### Exercise
Return the data in full, exactly as it was written.

***

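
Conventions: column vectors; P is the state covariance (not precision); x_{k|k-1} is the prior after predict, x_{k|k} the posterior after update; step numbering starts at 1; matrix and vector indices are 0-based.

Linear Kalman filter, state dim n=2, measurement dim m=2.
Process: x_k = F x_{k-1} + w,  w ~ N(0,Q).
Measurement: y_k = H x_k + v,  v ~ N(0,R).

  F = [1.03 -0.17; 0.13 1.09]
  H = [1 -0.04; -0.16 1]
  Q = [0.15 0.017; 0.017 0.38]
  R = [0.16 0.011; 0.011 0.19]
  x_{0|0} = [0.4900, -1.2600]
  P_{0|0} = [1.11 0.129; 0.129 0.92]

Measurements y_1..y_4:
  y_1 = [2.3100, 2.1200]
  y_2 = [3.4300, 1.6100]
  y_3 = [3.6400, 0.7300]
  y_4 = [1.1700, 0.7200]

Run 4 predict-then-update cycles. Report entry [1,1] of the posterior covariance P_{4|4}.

step 1: x^-=[0.7189, -1.3097]  P^-=[1.3090 0.1371; 0.1371 1.5284]  S=[1.4605 -0.1216; -0.1216 1.7080]  K=[0.8943 0.0213; 0.1262 0.8910]  nu=[1.5387, 3.5447]  x^+=[2.1705, 2.0427]  P^+=[0.1448 0.0371; 0.0371 0.1766]
step 2: x^-=[1.8884, 2.5087]  P^-=[0.2958 0.0444; 0.0444 0.6028]  S=[0.4532 -0.0157; -0.0157 0.7861]  K=[0.6490 0.0093; 0.0712 0.7591]  nu=[1.6420, -0.5966]  x^+=[2.9485, 2.1727]  P^+=[0.1050 0.0257; 0.0257 0.1491]
step 3: x^-=[2.6676, 2.7516]  P^-=[0.2567 0.0317; 0.0317 0.5662]  S=[0.4150 -0.0208; -0.0208 0.7527]  K=[0.6156 0.0046; 0.0593 0.7472]  nu=[1.0824, -1.5947]  x^+=[3.3267, 1.6241]  P^+=[0.0995 0.0236; 0.0236 0.1464]
step 4: x^-=[3.1504, 2.2028]  P^-=[0.2515 0.0291; 0.0291 0.5623]  S=[0.4101 -0.0224; -0.0224 0.7494]  K=[0.6107 0.0034; 0.0570 0.7458]  nu=[-1.8923, -0.9787]  x^+=[1.9914, 1.3651]  P^+=[0.0987 0.0232; 0.0232 0.1460]

P_post[1,1] = 0.1460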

***

### Exercise answer
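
Conventions: column vectors; P is the state covariance (not precision); x_{k|k-1} is the prior after predict, x_{k|k} the posterior after update; step numbering starts at 1; matrix and vector indices are 0-based.

Linear Kalman filter, state dim n=2, measurement dim m=2.
Process: x_k = F x_{k-1} + w,  w ~ N(0,Q).
Measurement: y_k = H x_k + v,  v ~ N(0,R).

  F = [1.03 -0.17; 0.13 1.09]
  H = [1 -0.04; -0.16 1]
  Q = [0.15 0.017; 0.017 0.38]
  R = [0.16 0.011; 0.011 0.19]
  x_{0|0} = [0.4900, -1.2600]
  P_{0|0} = [1.11 0.129; 0.129 0.92]

Measurements y_1..y_4:
  y_1 = [2.3100, 2.1200]
  y_2 = [3.4300, 1.6100]
  y_3 = [3.6400, 0.7300]
  y_4 = [1.1700, 0.7200]

Run 4 predict-then-update cycles. Report entry [1,1] of the posterior covariance P_{4|4}.

step 1: x^-=[0.7189, -1.3097]  P^-=[1.3090 0.1371; 0.1371 1.5284]  S=[1.4605 -0.1216; -0.1216 1.7080]  K=[0.8943 0.0213; 0.1262 0.8910]  nu=[1.5387, 3.5447]  x^+=[2.1705, 2.0427]  P^+=[0.1448 0.0371; 0.0371 0.1766]
step 2: x^-=[1.8884, 2.5087]  P^-=[0.2958 0.0444; 0.0444 0.6028]  S=[0.4532 -0.0157; -0.0157 0.7861]  K=[0.6490 0.0093; 0.0712 0.7591]  nu=[1.6420, -0.5966]  x^+=[2.9485, 2.1727]  P^+=[0.1050 0.0257; 0.0257 0.1491]
step 3: x^-=[2.6676, 2.7516]  P^-=[0.2567 0.0317; 0.0317 0.5662]  S=[0.4150 -0.0208; -0.0208 0.7527]  K=[0.6156 0.0046; 0.0593 0.7472]  nu=[1.0824, -1.5947]  x^+=[3.3267, 1.6241]  P^+=[0.0995 0.0236; 0.0236 0.1464]
step 4: x^-=[3.1504, 2.2028]  P^-=[0.2515 0.0291; 0.0291 0.5623]  S=[0.4101 -0.0224; -0.0224 0.7494]  K=[0.6107 0.0034; 0.0570 0.7458]  nu=[-1.8923, -0.9787]  x^+=[1.9914, 1.3651]  P^+=[0.0987 0.0232; 0.0232 0.1460]

P_post[1,1] = 0.1460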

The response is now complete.